_What is required:_
Reproduce the data exactly.

_Stored data entries:_
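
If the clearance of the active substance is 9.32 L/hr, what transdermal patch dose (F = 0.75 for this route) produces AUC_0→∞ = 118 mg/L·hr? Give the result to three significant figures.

Dose = 1470 mg

Dose = CL × AUC_0→∞ / F
     = 9.32 × 118 / 0.75 = 1466.35 mg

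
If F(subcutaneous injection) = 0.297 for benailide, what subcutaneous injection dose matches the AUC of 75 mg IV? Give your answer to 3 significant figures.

D_subcutaneous = 253 mg

For equal systemic exposure: F × D_ev = D_iv
D_ev = D_iv / F = 75 / 0.297 = 252.525 mg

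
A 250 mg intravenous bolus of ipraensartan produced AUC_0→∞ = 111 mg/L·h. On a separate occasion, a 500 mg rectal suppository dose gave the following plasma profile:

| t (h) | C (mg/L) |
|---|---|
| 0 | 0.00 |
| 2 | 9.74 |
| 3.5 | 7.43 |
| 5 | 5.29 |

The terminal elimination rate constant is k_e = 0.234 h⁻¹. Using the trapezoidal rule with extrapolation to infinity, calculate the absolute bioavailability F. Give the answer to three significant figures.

Trapezoidal AUC_0→5 (rectal suppository):
  [0→2]: (0.00+9.74)/2 × 2 = 9.74
  [2→3.5]: (9.74+7.43)/2 × 1.5 = 12.8775
  [3.5→5]: (7.43+5.29)/2 × 1.5 = 9.54
  Sum = 32.1575 mg/L·h
Tail: C_last/k_e = 5.29/0.234 = 22.607
AUC_0→∞ (rectal suppository) = 32.1575 + 22.607 = 54.7645 mg/L·h
F = (AUC_ev/D_ev)/(AUC_iv/D_iv) = (54.7645/500)/(111/250) = 0.109529/0.444 = 0.2467

F = 0.247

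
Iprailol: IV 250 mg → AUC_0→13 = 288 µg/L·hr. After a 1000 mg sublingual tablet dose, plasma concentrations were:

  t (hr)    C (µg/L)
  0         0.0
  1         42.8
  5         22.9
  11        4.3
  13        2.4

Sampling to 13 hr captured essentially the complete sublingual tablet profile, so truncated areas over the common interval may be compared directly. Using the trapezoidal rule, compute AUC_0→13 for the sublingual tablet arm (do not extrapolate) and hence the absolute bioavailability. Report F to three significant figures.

F = 0.209

Trapezoidal AUC_0→13 (sublingual tablet):
  [0→1]: (0.0+42.8)/2 × 1 = 21.4
  [1→5]: (42.8+22.9)/2 × 4 = 131.4
  [5→11]: (22.9+4.3)/2 × 6 = 81.6
  [11→13]: (4.3+2.4)/2 × 2 = 6.7
  Sum = 241.1 µg/L·hr
F = (AUC_ev/D_ev)/(AUC_iv/D_iv) = (241.1/1000)/(288/250) = 0.2411/1.152 = 0.2093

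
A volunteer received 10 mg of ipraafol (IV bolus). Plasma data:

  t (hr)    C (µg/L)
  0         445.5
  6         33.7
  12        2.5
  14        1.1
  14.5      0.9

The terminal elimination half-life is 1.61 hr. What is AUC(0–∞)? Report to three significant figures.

Trapezoidal AUC_0→14.5:
  [0→6]: (445.5+33.7)/2 × 6 = 1437.6
  [6→12]: (33.7+2.5)/2 × 6 = 108.6
  [12→14]: (2.5+1.1)/2 × 2 = 3.6
  [14→14.5]: (1.1+0.9)/2 × 0.5 = 0.5
  Sum = 1550.3 µg/L·hr
k_e = ln2 / t½ = 0.693147 / 1.61 = 0.4305 hr^-1
Extrapolated tail: C_last / k_e = 0.9 / 0.4305 = 2.091
AUC_0→∞ = 1550.3 + 2.091 = 1552.391 µg/L·hr

AUC = 1550 µg/L·hr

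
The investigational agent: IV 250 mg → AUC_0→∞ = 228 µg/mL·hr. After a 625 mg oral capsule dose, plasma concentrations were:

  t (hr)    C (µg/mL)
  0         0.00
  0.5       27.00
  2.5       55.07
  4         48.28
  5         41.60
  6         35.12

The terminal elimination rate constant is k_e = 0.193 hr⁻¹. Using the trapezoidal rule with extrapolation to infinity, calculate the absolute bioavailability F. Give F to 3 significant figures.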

_Response to this task:_
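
If the clearance of the active substance is 9.32 L/hr, what transdermal patch dose (F = 0.75 for this route) produces AUC_0→∞ = 118 mg/L·hr? Give the result to three significant figures.

Dose = 1470 mg

Dose = CL × AUC_0→∞ / F
     = 9.32 × 118 / 0.75 = 1466.35 mg

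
If F(subcutaneous injection) = 0.297 for benailide, what subcutaneous injection dose matches the AUC of 75 mg IV? Give your answer to 3 significant figures.

D_subcutaneous = 253 mg

For equal systemic exposure: F × D_ev = D_iv
D_ev = D_iv / F = 75 / 0.297 = 252.525 mg

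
A 250 mg intravenous bolus of ipraensartan produced AUC_0→∞ = 111 mg/L·h. On a separate occasion, a 500 mg rectal suppository dose gave the following plasma profile:

| t (h) | C (mg/L) |
|---|---|
| 0 | 0.00 |
| 2 | 9.74 |
| 3.5 | 7.43 |
| 5 | 5.29 |

The terminal elimination rate constant is k_e = 0.234 h⁻¹. Using the trapezoidal rule with extrapolation to infinity, calculate the absolute bioavailability F. Give the answer to three significant figures.

Trapezoidal AUC_0→5 (rectal suppository):
  [0→2]: (0.00+9.74)/2 × 2 = 9.74
  [2→3.5]: (9.74+7.43)/2 × 1.5 = 12.8775
  [3.5→5]: (7.43+5.29)/2 × 1.5 = 9.54
  Sum = 32.1575 mg/L·h
Tail: C_last/k_e = 5.29/0.234 = 22.607
AUC_0→∞ (rectal suppository) = 32.1575 + 22.607 = 54.7645 mg/L·h
F = (AUC_ev/D_ev)/(AUC_iv/D_iv) = (54.7645/500)/(111/250) = 0.109529/0.444 = 0.2467

F = 0.247

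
Iprailol: IV 250 mg → AUC_0→13 = 288 µg/L·hr. After a 1000 mg sublingual tablet dose, plasma concentrations were:

  t (hr)    C (µg/L)
  0         0.0
  1         42.8
  5         22.9
  11        4.3
  13        2.4

Sampling to 13 hr captured essentially the complete sublingual tablet profile, so truncated areas over the common interval may be compared directly. Using the trapezoidal rule, compute AUC_0→13 for the sublingual tablet arm (do not extrapolate) and hence the absolute bioavailability. Report F to three significant figures.

F = 0.209

Trapezoidal AUC_0→13 (sublingual tablet):
  [0→1]: (0.0+42.8)/2 × 1 = 21.4
  [1→5]: (42.8+22.9)/2 × 4 = 131.4
  [5→11]: (22.9+4.3)/2 × 6 = 81.6
  [11→13]: (4.3+2.4)/2 × 2 = 6.7
  Sum = 241.1 µg/L·hr
F = (AUC_ev/D_ev)/(AUC_iv/D_iv) = (241.1/1000)/(288/250) = 0.2411/1.152 = 0.2093

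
A volunteer received 10 mg of ipraafol (IV bolus). Plasma data:

  t (hr)    C (µg/L)
  0         445.5
  6         33.7
  12        2.5
  14        1.1
  14.5      0.9

The terminal elimination half-life is 1.61 hr. What is AUC(0–∞)? Report to three significant figures.

Trapezoidal AUC_0→14.5:
  [0→6]: (445.5+33.7)/2 × 6 = 1437.6
  [6→12]: (33.7+2.5)/2 × 6 = 108.6
  [12→14]: (2.5+1.1)/2 × 2 = 3.6
  [14→14.5]: (1.1+0.9)/2 × 0.5 = 0.5
  Sum = 1550.3 µg/L·hr
k_e = ln2 / t½ = 0.693147 / 1.61 = 0.4305 hr^-1
Extrapolated tail: C_last / k_e = 0.9 / 0.4305 = 2.091
AUC_0→∞ = 1550.3 + 2.091 = 1552.391 µg/L·hr

AUC = 1550 µg/L·hr

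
The investigational agent: IV 250 mg → AUC_0→∞ = 228 µg/mL·hr. After a 625 mg oral capsule dose, plasma concentrations were:

  t (hr)    C (µg/mL)
  0         0.00
  0.5       27.00
  2.5       55.07
  4         48.28
  5         41.60
  6         35.12

The terminal elimination rate constant is k_e = 0.193 hr⁻¹. Using the trapezoidal rule with extrapolation to infinity, calculate the absolute bioavailability F. Give F to 3 significant figures.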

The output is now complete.